What is required
Would you copy out each line of the records below that includes the word "Consider"?
□ □ □
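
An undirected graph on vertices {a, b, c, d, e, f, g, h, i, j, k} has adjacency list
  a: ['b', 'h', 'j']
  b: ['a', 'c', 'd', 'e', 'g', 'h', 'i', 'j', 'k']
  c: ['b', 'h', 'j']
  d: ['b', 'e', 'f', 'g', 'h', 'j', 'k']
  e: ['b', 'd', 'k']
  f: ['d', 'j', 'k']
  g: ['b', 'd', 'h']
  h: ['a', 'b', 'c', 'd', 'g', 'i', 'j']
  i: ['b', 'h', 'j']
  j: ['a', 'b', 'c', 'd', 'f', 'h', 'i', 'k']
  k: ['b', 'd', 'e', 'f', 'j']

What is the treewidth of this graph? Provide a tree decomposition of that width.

Treewidth 3.
One optimal decomposition is:
Bags: B1 = {b, d, h, j}  B2 = {b, d, j, k}  B3 = {b, d, e, k}  B4 = {b, d, g, h}  B5 = {b, c, h, j}  B6 = {a, b, h, j}  B7 = {b, h, i, j}  B8 = {d, f, j, k}
Tree: B1–B2, B2–B3, B1–B4, B1–B5, B1–B6, B1–B7, B2–B8

Each bag holds 4 vertices, so the decomposition has width 3, which upper-bounds the treewidth. For the lower bound, the 4 vertices {d, f, j, k} are pairwise adjacent, and any tree decomposition puts a clique entirely inside one bag — forcing width ≥ 3. Hence tw(G) = 3 exactly.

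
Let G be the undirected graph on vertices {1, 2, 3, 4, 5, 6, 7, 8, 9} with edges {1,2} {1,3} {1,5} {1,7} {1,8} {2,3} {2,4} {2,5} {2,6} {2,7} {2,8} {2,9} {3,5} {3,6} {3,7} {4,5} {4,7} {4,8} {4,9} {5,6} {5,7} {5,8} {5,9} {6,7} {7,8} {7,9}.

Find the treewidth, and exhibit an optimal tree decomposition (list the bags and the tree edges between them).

The largest bag has 5 vertices, giving width 4; this decomposition certifies tw(G) ≤ 4. On the other hand G contains the 5-clique {1, 2, 5, 7, 8}. A clique must lie in a single bag of any decomposition, so no decomposition can have width below 4. Therefore the treewidth is 4.

Treewidth 4.
Bags: B1 = {2, 4, 5, 7, 8}  B2 = {1, 2, 5, 7, 8}  B3 = {1, 2, 3, 5, 7}  B4 = {2, 3, 5, 6, 7}  B5 = {2, 4, 5, 7, 9}
Tree: B1–B2, B2–B3, B3–B4, B1–B5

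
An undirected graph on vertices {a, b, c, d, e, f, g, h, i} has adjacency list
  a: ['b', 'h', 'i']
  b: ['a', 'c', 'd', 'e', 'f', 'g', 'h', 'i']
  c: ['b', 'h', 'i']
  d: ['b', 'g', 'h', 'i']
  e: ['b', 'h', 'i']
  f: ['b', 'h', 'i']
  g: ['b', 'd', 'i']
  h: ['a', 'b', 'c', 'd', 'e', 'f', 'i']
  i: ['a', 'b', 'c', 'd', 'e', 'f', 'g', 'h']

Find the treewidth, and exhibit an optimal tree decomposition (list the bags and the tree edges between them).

The largest bag has 4 vertices, giving width 3; this decomposition certifies tw(G) ≤ 3. On the other hand G contains the 4-clique {b, d, g, i}. A clique must lie in a single bag of any decomposition, so no decomposition can have width below 3. Therefore the treewidth is 3.

Treewidth 3.
One optimal decomposition is:
Bags: B1 = {b, d, h, i}  B2 = {b, e, h, i}  B3 = {b, c, h, i}  B4 = {a, b, h, i}  B5 = {b, f, h, i}  B6 = {b, d, g, i}
Tree: B1–B2, B1–B3, B2–B4, B3–B5, B1–B6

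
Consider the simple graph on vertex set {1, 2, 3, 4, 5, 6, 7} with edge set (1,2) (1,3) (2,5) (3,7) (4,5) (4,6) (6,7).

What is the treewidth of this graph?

2

A width-2 tree decomposition is:
Bags: B1 = {1, 2, 3}  B2 = {2, 3, 5}  B3 = {3, 4, 5}  B4 = {3, 4, 6}  B5 = {3, 6, 7}
Tree: B1–B2, B2–B3, B3–B4, B4–B5
Every bag has size at most 3, so the width is 3 − 1 = 2 and tw(G) ≤ 2. Since 3–1–2–5–4–6–7–3 is a cycle in G, G is not acyclic. Forests are exactly the graphs of treewidth ≤ 1, so tw(G) ≥ 2. Combining the bounds, tw(G) = 2.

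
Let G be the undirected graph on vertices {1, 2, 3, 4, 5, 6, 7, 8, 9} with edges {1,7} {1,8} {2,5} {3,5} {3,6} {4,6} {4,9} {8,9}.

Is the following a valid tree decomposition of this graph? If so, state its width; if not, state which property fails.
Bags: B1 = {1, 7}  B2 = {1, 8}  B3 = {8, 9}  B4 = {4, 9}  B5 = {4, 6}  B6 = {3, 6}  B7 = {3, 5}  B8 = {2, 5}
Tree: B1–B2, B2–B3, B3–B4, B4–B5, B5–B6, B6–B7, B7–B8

Vertex coverage: the bags together contain {1, 2, 3, 4, 5, 6, 7, 8, 9}, the full vertex set. Edge coverage: each edge of G has both endpoints in at least one bag. Running intersection: for every vertex, the bags containing it form a connected subtree. All three properties hold, so this is a valid tree decomposition of width max|bag| − 1 = 1, and hence tw(G) ≤ 1.

Yes; width 1.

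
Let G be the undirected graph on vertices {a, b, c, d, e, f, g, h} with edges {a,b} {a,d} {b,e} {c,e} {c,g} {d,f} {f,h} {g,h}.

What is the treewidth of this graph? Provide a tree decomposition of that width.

Each bag holds 3 vertices, so the decomposition has width 2, which upper-bounds the treewidth. Since c–g–h–f–d–a–b–e–c is a cycle in G, G is not acyclic. Forests are exactly the graphs of treewidth ≤ 1, so tw(G) ≥ 2. Hence tw(G) = 2 exactly.

Treewidth 2.
One optimal decomposition is:
Bags: B1 = {c, g, h}  B2 = {c, f, h}  B3 = {c, d, f}  B4 = {a, c, d}  B5 = {a, b, c}  B6 = {b, c, e}
Tree: B1–B2, B2–B3, B3–B4, B4–B5, B5–B6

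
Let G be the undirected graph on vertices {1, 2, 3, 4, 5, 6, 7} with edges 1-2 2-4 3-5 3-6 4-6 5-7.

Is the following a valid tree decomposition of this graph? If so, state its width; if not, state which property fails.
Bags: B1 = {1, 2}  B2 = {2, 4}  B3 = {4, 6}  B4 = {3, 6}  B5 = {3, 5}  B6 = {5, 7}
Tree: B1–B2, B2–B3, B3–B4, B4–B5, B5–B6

Yes; width 1.

Checking the three conditions: (i) the bags cover all of {1, 2, 3, 4, 5, 6, 7}; (ii) for each edge, some bag contains both endpoints; (iii) the bags containing any fixed vertex form a subtree. All hold, so the decomposition is valid with width 2 − 1 = 1.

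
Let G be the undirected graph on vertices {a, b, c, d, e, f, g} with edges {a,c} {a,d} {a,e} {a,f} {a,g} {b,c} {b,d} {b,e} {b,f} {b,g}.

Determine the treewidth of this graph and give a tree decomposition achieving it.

Every bag has size at most 3, so the width is 3 − 1 = 2 and tw(G) ≤ 2. The edges a–g–b–c–a form a cycle, so G is not a tree and its treewidth is at least 2. Hence tw(G) = 2 exactly.

Treewidth 2.
One optimal decomposition is:
Bags: B1 = {a, b, g}  B2 = {a, b, c}  B3 = {a, b, f}  B4 = {a, b, e}  B5 = {a, b, d}
Tree: B1–B2, B2–B3, B3–B4, B4–B5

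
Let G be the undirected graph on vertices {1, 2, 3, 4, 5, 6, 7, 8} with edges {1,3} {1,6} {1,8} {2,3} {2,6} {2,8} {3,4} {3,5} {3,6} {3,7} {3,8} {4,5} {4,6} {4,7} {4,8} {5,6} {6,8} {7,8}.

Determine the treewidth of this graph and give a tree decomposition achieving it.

Treewidth 3.
One such decomposition:
Bags: B1 = {3, 4, 6, 8}  B2 = {1, 3, 6, 8}  B3 = {3, 4, 5, 6}  B4 = {3, 4, 7, 8}  B5 = {2, 3, 6, 8}
Tree: B1–B2, B1–B3, B1–B4, B1–B5

The largest bag has 4 vertices, giving width 3; this decomposition certifies tw(G) ≤ 3. For the lower bound, the 4 vertices {1, 3, 6, 8} are pairwise adjacent, and any tree decomposition puts a clique entirely inside one bag — forcing width ≥ 3. The upper and lower bounds meet at 3, so that is the treewidth.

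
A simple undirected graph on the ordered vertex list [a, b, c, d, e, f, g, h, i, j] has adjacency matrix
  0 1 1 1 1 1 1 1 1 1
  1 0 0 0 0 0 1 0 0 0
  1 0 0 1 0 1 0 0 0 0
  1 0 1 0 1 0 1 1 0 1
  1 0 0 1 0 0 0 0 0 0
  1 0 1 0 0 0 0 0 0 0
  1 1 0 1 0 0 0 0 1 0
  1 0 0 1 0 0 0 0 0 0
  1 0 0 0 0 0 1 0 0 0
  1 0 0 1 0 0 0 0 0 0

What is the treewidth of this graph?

2

A width-2 tree decomposition is:
Bags: B1 = {a, d, j}  B2 = {a, c, d}  B3 = {a, d, g}  B4 = {a, d, h}  B5 = {a, b, g}  B6 = {a, d, e}  B7 = {a, c, f}  B8 = {a, g, i}
Tree: B1–B2, B2–B3, B1–B4, B3–B5, B4–B6, B2–B7, B5–B8
Every bag has size at most 3, so the width is 3 − 1 = 2 and tw(G) ≤ 2. For the lower bound, the 3 vertices {a, d, g} are pairwise adjacent, and any tree decomposition puts a clique entirely inside one bag — forcing width ≥ 2. The upper and lower bounds meet at 2, so that is the treewidth.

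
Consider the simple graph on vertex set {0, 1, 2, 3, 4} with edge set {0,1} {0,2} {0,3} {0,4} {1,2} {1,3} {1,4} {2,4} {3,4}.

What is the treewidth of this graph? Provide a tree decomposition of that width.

Every bag has size at most 4, so the width is 4 − 1 = 3 and tw(G) ≤ 3. Conversely, {0, 1, 2, 4} is a clique of size 4, and the vertices of any clique must share a bag in every tree decomposition; so some bag has ≥ 4 vertices and tw(G) ≥ 3. Hence tw(G) = 3 exactly.

Treewidth 3.
One such decomposition:
Bags: B1 = {0, 1, 3, 4}  B2 = {0, 1, 2, 4}
Tree: B1–B2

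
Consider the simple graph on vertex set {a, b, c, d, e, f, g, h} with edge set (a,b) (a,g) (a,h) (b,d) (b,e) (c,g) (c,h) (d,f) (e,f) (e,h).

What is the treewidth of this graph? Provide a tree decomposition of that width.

Every bag has size at most 3, so the width is 3 − 1 = 2 and tw(G) ≤ 2. The edges g–c–h–a–g form a cycle, so G is not a tree and its treewidth is at least 2. Combining the bounds, tw(G) = 2.

Treewidth 2.
Bags: B1 = {a, c, g}  B2 = {a, c, h}  B3 = {a, b, h}  B4 = {b, e, h}  B5 = {b, d, e}  B6 = {d, e, f}
Tree: B1–B2, B2–B3, B3–B4, B4–B5, B5–B6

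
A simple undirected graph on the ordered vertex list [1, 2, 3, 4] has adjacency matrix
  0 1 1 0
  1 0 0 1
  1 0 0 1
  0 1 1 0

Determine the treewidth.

2

A width-2 tree decomposition is:
Bags: B1 = {1, 2, 4}  B2 = {1, 3, 4}
Tree: B1–B2
Every bag has size at most 3, so the width is 3 − 1 = 2 and tw(G) ≤ 2. The edges 4–2–1–3–4 form a cycle, so G is not a tree and its treewidth is at least 2. Therefore the treewidth is 2.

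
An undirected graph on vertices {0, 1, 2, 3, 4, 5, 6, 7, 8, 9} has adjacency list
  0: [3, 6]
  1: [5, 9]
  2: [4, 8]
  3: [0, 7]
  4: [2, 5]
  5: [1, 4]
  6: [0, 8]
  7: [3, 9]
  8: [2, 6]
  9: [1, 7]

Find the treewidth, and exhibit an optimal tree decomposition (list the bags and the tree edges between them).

The largest bag has 3 vertices, giving width 2; this decomposition certifies tw(G) ≤ 2. The edges 6–0–3–7–9–1–5–4–2–8–6 form a cycle, so G is not a tree and its treewidth is at least 2. Therefore the treewidth is 2.

Treewidth 2.
One such decomposition:
Bags: B1 = {0, 3, 6}  B2 = {3, 6, 7}  B3 = {6, 7, 9}  B4 = {1, 6, 9}  B5 = {1, 5, 6}  B6 = {4, 5, 6}  B7 = {2, 4, 6}  B8 = {2, 6, 8}
Tree: B1–B2, B2–B3, B3–B4, B4–B5, B5–B6, B6–B7, B7–B8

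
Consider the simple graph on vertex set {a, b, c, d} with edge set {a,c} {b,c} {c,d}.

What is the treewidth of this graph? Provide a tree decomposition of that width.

Treewidth 1.
One such decomposition:
Bags: B1 = {b, c}  B2 = {c, d}  B3 = {a, c}
Tree: B1–B2, B2–B3

Each bag holds 2 vertices, so the decomposition has width 1, which upper-bounds the treewidth. G has an edge, so its treewidth is at least 1. Therefore the treewidth is 1.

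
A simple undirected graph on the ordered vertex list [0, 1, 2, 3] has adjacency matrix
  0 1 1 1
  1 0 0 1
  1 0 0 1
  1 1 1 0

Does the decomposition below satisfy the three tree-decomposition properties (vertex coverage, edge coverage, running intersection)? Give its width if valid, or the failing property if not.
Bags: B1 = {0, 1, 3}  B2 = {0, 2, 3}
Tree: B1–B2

Checking the three conditions: (i) the bags cover all of {0, 1, 2, 3}; (ii) for each edge, some bag contains both endpoints; (iii) the bags containing any fixed vertex form a subtree. All hold, so the decomposition is valid with width 3 − 1 = 2.

Yes; width 2.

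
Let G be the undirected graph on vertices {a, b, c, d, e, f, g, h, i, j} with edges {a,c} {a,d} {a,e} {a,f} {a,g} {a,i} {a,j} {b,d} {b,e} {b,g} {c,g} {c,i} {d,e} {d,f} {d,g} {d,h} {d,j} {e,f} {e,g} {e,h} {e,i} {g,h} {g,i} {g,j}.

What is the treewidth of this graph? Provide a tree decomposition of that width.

Treewidth 3.
One optimal decomposition is:
Bags: B1 = {a, d, e, g}  B2 = {a, e, g, i}  B3 = {a, d, g, j}  B4 = {b, d, e, g}  B5 = {d, e, g, h}  B6 = {a, c, g, i}  B7 = {a, d, e, f}
Tree: B1–B2, B1–B3, B1–B4, B1–B5, B2–B6, B1–B7

Every bag has size at most 4, so the width is 4 − 1 = 3 and tw(G) ≤ 3. Conversely, {a, d, g, j} is a clique of size 4, and the vertices of any clique must share a bag in every tree decomposition; so some bag has ≥ 4 vertices and tw(G) ≥ 3. Therefore the treewidth is 3.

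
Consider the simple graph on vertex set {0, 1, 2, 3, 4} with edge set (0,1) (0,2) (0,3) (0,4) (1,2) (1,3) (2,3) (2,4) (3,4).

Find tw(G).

3

A width-3 tree decomposition is:
Bags: B1 = {0, 1, 2, 3}  B2 = {0, 2, 3, 4}
Tree: B1–B2
Every bag has size at most 4, so the width is 4 − 1 = 3 and tw(G) ≤ 3. On the other hand G contains the 4-clique {0, 1, 2, 3}. A clique must lie in a single bag of any decomposition, so no decomposition can have width below 3. Combining the bounds, tw(G) = 3.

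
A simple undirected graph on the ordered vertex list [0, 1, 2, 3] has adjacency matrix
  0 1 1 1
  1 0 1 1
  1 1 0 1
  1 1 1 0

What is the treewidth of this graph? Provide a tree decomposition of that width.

With just one bag of size 4, the width is 4 − 1 = 3, so tw(G) ≤ 3. On the other hand G contains the 4-clique {0, 1, 2, 3}. A clique must lie in a single bag of any decomposition, so no decomposition can have width below 3. Therefore the treewidth is 3.

Treewidth 3.
One optimal decomposition is:
Bags: B1 = {0, 1, 2, 3}
Tree: (single bag)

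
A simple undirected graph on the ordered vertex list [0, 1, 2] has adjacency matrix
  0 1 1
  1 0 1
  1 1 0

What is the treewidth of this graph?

A width-2 tree decomposition is:
Bags: B1 = {0, 1, 2}
Tree: (single bag)
A single bag containing all 3 vertices is trivially a valid decomposition of width 2. On the other hand G contains the 3-clique {0, 1, 2}. A clique must lie in a single bag of any decomposition, so no decomposition can have width below 2. Combining the bounds, tw(G) = 2.

2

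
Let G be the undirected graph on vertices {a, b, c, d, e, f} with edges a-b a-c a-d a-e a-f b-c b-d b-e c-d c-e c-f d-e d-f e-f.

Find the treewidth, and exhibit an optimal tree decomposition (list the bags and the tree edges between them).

Treewidth 4.
One such decomposition:
Bags: B1 = {a, c, d, e, f}  B2 = {a, b, c, d, e}
Tree: B1–B2

Every bag has size at most 5, so the width is 5 − 1 = 4 and tw(G) ≤ 4. Conversely, {a, c, d, e, f} is a clique of size 5, and the vertices of any clique must share a bag in every tree decomposition; so some bag has ≥ 5 vertices and tw(G) ≥ 4. Hence tw(G) = 4 exactly.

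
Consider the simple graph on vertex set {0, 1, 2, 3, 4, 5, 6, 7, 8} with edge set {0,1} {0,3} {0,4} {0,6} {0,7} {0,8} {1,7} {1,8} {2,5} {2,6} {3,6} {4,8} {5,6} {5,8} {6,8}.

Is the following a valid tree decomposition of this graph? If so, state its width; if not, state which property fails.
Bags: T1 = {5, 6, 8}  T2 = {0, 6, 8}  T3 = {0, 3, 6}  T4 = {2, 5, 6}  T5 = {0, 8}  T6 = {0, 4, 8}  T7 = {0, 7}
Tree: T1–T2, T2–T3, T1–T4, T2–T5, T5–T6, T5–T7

No — vertex 1 appears in no bag.

A tree decomposition must satisfy three properties: every vertex lies in some bag; for every edge, both endpoints lie together in some bag; and for every vertex, the bags containing it form a connected subtree. Here vertex 1 appears in no bag, so the decomposition is invalid.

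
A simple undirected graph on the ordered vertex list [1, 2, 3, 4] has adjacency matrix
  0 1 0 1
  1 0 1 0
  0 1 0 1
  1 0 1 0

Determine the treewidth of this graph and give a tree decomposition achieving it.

Treewidth 2.
One such decomposition:
Bags: B1 = {1, 3, 4}  B2 = {1, 2, 3}
Tree: B1–B2

Every bag has size at most 3, so the width is 3 − 1 = 2 and tw(G) ≤ 2. Since 3–4–1–2–3 is a cycle in G, G is not acyclic. Forests are exactly the graphs of treewidth ≤ 1, so tw(G) ≥ 2. Hence tw(G) = 2 exactly.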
□ □ □
Answer to this problem
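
Consider the simple graph on vertex set {1, 2, 3, 4, 5, 6, 7} with edge set (1,2) (1,3) (2,5) (3,7) (4,5) (4,6) (6,7).
Consider the simple graph on vertex set {0, 1, 2, 3, 4} with edge set {0,1} {0,2} {0,3} {0,4} {1,2} {1,3} {1,4} {2,4} {3,4}.
Consider the simple graph on vertex set {a, b, c, d, e, f, g, h} with edge set (a,b) (a,g) (a,h) (b,d) (b,e) (c,g) (c,h) (d,f) (e,f) (e,h).
Consider the simple graph on vertex set {a, b, c, d} with edge set {a,c} {b,c} {c,d}.
Consider the simple graph on vertex set {0, 1, 2, 3, 4} with edge set (0,1) (0,2) (0,3) (0,4) (1,2) (1,3) (2,3) (2,4) (3,4).
Consider the simple graph on vertex set {0, 1, 2, 3, 4, 5, 6, 7, 8} with edge set {0,1} {0,3} {0,4} {0,6} {0,7} {0,8} {1,7} {1,8} {2,5} {2,6} {3,6} {4,8} {5,6} {5,8} {6,8}.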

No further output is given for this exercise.